(Collected data)
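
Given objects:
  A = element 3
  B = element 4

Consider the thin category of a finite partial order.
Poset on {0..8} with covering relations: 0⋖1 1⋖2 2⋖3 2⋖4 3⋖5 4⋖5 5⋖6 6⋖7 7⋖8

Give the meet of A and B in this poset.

Answer: A∧B = 2

Derivation:
Common predecessors of 3,4: {0,1,2}
  0 ≤ 2
  1 ≤ 2
  2 ≤ 2
glb = 2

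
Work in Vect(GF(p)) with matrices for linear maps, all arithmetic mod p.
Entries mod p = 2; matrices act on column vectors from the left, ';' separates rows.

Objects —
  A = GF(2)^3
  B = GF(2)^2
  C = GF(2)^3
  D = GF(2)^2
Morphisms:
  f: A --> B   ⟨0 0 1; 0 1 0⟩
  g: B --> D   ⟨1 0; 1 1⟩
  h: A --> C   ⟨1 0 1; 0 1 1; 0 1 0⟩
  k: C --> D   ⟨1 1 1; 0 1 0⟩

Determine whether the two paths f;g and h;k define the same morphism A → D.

Path 1 = f;g:
  e0=⟨1,0,0⟩ f-->⟨0,0⟩ g-->⟨0,0⟩
  e1=⟨0,1,0⟩ f-->⟨0,1⟩ g-->⟨0,1⟩
  e2=⟨0,0,1⟩ f-->⟨1,0⟩ g-->⟨1,1⟩
  composite₁ = ⟨0 0 1; 0 1 1⟩
Path 2 = h;k:
  e0=⟨1,0,0⟩ h-->⟨1,0,0⟩ k-->⟨1,0⟩
  e1=⟨0,1,0⟩ h-->⟨0,1,1⟩ k-->⟨0,1⟩
  e2=⟨0,0,1⟩ h-->⟨1,1,0⟩ k-->⟨0,1⟩
  composite₂ = ⟨1 0 0; 0 1 1⟩
Equal? differ; not commutative

Answer: DOES NOT COMMUTE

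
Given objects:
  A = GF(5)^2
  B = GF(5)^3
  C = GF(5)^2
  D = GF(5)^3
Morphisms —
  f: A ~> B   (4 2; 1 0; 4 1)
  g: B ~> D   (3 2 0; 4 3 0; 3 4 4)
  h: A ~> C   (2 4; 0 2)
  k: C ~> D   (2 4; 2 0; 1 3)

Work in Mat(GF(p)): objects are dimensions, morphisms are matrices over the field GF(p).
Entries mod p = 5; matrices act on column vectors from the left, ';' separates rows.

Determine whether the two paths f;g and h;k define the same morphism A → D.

Along f;g (path 1):
  e0=⟨1,0⟩ f~>⟨4,1,4⟩ g~>⟨4,4,2⟩
  e1=⟨0,1⟩ f~>⟨2,0,1⟩ g~>⟨1,3,0⟩
  result₁ = (4 1; 4 3; 2 0)
Along h;k (path 2):
  e0=⟨1,0⟩ h~>⟨2,0⟩ k~>⟨4,4,2⟩
  e1=⟨0,1⟩ h~>⟨4,2⟩ k~>⟨1,3,0⟩
  result₂ = (4 1; 4 3; 2 0)
Equal? same morphism ✓

Answer: COMMUTES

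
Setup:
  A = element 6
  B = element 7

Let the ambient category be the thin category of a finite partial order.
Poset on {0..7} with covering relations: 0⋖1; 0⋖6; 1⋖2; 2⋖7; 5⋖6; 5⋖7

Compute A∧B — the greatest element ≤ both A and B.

Lower bounds of A=6 and B=7: {0,5}
  maximal lower bounds 0 and 5 are incomparable: neither 0<=5 nor 5<=0
→ no greatest lower bound exists

Answer: NO MEET EXISTS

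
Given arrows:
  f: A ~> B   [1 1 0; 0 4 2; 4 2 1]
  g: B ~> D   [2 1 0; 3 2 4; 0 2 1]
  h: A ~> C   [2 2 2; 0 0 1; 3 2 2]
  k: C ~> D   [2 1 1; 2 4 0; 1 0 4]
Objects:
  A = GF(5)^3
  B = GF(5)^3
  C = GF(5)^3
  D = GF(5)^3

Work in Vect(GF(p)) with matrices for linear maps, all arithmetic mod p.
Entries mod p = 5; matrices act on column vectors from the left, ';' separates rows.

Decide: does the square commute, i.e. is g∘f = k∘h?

1) trace f;g:
  e0=⟨1,0,0⟩ f~>⟨1,0,4⟩ g~>⟨2,4,4⟩
  e1=⟨0,1,0⟩ f~>⟨1,4,2⟩ g~>⟨1,4,0⟩
  e2=⟨0,0,1⟩ f~>⟨0,2,1⟩ g~>⟨2,3,0⟩
  result₁ = [2 1 2; 4 4 3; 4 0 0]
2) trace h;k:
  e0=⟨1,0,0⟩ h~>⟨2,0,3⟩ k~>⟨2,4,4⟩
  e1=⟨0,1,0⟩ h~>⟨2,0,2⟩ k~>⟨1,4,0⟩
  e2=⟨0,0,1⟩ h~>⟨2,1,2⟩ k~>⟨2,3,0⟩
  result₂ = [2 1 2; 4 4 3; 4 0 0]
Equal? YES — commutes

Answer: COMMUTES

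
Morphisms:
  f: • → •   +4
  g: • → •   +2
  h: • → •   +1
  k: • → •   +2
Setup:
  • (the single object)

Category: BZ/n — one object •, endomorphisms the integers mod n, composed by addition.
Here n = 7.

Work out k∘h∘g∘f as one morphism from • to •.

  0 +4≡4 +2≡6 +1≡0 +2≡2  (mod 7)
⟦path⟧: +2

Answer: +2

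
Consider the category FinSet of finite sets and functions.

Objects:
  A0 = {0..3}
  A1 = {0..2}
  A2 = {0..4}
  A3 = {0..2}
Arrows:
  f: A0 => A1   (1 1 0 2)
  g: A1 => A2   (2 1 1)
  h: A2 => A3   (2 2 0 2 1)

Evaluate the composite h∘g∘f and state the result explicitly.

Answer: (2 2 0 2)

Work:
  0 f=>1 g=>1 h=>2
  1 f=>1 g=>1 h=>2
  2 f=>0 g=>2 h=>0
  3 f=>2 g=>1 h=>2
result: (2 2 0 2)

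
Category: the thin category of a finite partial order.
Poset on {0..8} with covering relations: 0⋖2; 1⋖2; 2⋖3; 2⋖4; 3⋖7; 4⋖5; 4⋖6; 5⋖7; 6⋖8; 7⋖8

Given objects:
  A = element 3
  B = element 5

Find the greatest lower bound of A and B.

Answer: A∧B = 2

Trace:
{x : x<=A ∧ x<=B} = {0,1,2}  (A=3, B=5)
  0 <= 2
  1 <= 2
  2 <= 2
glb = 2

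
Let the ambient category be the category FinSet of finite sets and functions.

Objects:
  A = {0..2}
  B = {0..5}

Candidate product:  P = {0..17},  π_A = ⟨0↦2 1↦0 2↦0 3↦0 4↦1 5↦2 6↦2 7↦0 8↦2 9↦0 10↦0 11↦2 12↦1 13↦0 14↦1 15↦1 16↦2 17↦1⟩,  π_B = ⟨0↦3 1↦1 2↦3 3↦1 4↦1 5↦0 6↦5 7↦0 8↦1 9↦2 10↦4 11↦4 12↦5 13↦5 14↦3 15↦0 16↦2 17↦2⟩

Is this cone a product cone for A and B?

|A|·|B| = 3·6 = 18;  |P| = 18
Check the pairing map k ↦ (π_A(k), π_B(k)):
  0 ↦ (2,3)
  1 ↦ (0,1)
  2 ↦ (0,3)
  3 ↦ (0,1)  ✗ repeats pair of k=1
  4 ↦ (1,1)
  5 ↦ (2,0)
  6 ↦ (2,5)
  7 ↦ (0,0)
  8 ↦ (2,1)
  9 ↦ (0,2)
  10 ↦ (0,4)
  11 ↦ (2,4)
  12 ↦ (1,5)
  13 ↦ (0,5)
  14 ↦ (1,3)
  15 ↦ (1,0)
  16 ↦ (2,2)
  17 ↦ (1,2)
distinct pairs in image: 17 / 18 needed
  → (0,1) hit at k=1 and k=3

Answer: NOT A VALID PRODUCT — duplicate pair at indices 3,1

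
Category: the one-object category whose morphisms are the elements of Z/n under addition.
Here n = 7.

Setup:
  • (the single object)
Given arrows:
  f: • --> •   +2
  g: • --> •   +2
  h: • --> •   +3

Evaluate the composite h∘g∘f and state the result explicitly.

Answer: +0

Derivation:
  0 +2≡2 +2≡4 +3≡0  (mod 7)
composite: +0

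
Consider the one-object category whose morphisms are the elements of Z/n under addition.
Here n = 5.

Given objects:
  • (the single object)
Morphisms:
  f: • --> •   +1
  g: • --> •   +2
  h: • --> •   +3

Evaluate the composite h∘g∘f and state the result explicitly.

  0 +1≡1 +2≡3 +3≡1  (mod 5)
⟦path⟧: +1

Answer: +1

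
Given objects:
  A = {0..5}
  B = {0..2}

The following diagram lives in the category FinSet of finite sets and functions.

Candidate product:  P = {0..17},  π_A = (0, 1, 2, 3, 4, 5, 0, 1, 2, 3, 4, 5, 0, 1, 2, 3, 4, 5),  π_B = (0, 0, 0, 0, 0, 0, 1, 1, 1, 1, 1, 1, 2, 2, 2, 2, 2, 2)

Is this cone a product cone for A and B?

|A|·|B| = 6·3 = 18;  |P| = 18
Check the pairing map k ↦ (π_A(k), π_B(k)):
  0 -> (0,0)
  1 -> (1,0)
  2 -> (2,0)
  3 -> (3,0)
  4 -> (4,0)
  5 -> (5,0)
  6 -> (0,1)
  7 -> (1,1)
  8 -> (2,1)
  9 -> (3,1)
  10 -> (4,1)
  11 -> (5,1)
  12 -> (0,2)
  13 -> (1,2)
  14 -> (2,2)
  15 -> (3,2)
  16 -> (4,2)
  17 -> (5,2)
distinct pairs in image: 18 / 18 needed
  → bijection onto A×B; projections well-typed.

Answer: VALID PRODUCT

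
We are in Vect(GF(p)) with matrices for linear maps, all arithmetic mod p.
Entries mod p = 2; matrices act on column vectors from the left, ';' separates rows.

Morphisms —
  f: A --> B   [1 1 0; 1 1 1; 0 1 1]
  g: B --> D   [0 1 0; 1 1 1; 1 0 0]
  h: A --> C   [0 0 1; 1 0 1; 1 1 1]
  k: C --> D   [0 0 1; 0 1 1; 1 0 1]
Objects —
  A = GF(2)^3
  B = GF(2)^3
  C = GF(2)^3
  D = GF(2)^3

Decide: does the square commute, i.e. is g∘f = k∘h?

Answer: COMMUTES

Trace:
Along f;g (path 1):
  e0=(1,0,0) f-->(1,1,0) g-->(1,0,1)
  e1=(0,1,0) f-->(1,1,1) g-->(1,1,1)
  e2=(0,0,1) f-->(0,1,1) g-->(1,0,0)
  composite₁ = [1 1 1; 0 1 0; 1 1 0]
Along h;k (path 2):
  e0=(1,0,0) h-->(0,1,1) k-->(1,0,1)
  e1=(0,1,0) h-->(0,0,1) k-->(1,1,1)
  e2=(0,0,1) h-->(1,1,1) k-->(1,0,0)
  composite₂ = [1 1 1; 0 1 0; 1 1 0]
Equal? equal; square commutes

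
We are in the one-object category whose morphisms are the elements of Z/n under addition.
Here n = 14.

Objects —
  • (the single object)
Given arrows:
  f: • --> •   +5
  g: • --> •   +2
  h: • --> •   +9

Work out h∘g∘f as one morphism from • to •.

Answer: +2

Trace:
  0 +5≡5 +2≡7 +9≡2  (mod 14)
⟦path⟧: +2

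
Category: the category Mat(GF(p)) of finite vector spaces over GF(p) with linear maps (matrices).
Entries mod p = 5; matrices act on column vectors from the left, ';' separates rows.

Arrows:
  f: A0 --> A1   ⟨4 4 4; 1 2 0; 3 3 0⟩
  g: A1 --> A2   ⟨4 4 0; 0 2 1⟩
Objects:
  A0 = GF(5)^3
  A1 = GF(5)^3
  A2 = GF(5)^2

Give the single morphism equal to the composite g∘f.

Answer: ⟨0 4 1; 0 2 0⟩

Derivation:
  e0=⟨1,0,0⟩ f-->⟨4,1,3⟩ g-->⟨0,0⟩
  e1=⟨0,1,0⟩ f-->⟨4,2,3⟩ g-->⟨4,2⟩
  e2=⟨0,0,1⟩ f-->⟨4,0,0⟩ g-->⟨1,0⟩
result: ⟨0 4 1; 0 2 0⟩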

=== TASK DETAILS ===
Your task is to list each line of the records with the word "linear".

=== RESPONSE TO THIS EXERCISE ===
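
Work in Vect(GF(p)) with matrices for linear maps, all arithmetic mod p.
Work in Vect(GF(p)) with matrices for linear maps, all arithmetic mod p.
We are in Vect(GF(p)) with matrices for linear maps, all arithmetic mod p.
Category: the category Mat(GF(p)) of finite vector spaces over GF(p) with linear maps (matrices).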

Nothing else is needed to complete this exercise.